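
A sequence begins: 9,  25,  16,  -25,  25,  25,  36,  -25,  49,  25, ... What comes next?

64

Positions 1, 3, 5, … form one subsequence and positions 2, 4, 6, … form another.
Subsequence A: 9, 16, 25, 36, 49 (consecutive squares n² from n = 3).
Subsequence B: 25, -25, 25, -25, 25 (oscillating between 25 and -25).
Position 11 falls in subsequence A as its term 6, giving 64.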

::::::::::

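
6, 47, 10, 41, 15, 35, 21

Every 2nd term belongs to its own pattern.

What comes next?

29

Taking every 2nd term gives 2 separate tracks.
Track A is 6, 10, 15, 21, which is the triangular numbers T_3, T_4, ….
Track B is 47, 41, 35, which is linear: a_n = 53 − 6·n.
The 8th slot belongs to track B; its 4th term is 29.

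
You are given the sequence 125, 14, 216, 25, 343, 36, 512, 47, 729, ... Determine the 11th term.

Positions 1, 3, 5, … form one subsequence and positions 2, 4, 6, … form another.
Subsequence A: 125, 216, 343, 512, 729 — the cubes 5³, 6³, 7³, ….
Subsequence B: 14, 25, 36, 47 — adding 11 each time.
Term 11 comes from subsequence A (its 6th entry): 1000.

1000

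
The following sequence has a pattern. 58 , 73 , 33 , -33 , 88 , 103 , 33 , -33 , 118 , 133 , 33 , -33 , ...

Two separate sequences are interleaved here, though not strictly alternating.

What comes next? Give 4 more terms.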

::::::::::

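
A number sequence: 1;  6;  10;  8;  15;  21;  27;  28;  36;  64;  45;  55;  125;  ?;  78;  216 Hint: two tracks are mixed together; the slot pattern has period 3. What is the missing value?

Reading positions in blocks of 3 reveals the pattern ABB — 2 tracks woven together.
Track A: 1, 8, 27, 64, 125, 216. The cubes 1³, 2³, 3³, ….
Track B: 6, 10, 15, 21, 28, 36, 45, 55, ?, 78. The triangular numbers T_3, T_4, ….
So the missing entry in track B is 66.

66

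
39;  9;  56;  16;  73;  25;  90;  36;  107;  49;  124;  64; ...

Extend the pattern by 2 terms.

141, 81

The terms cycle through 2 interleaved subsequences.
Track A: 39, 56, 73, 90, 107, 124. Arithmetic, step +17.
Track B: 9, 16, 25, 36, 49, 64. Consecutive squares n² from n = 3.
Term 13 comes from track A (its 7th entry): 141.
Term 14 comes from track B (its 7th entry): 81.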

::::::::::

From the line containing "The following sequence" down to the line containing "What comes next? Give 4 more terms." in the material above, reproduce every line exactly, including the two end lines.

◆ **WRITTEN REPLY**:
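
The following sequence has a pattern. 58 , 73 , 33 , -33 , 88 , 103 , 33 , -33 , 118 , 133 , 33 , -33 , ...

Two separate sequences are interleaved here, though not strictly alternating.

What comes next? Give 4 more terms.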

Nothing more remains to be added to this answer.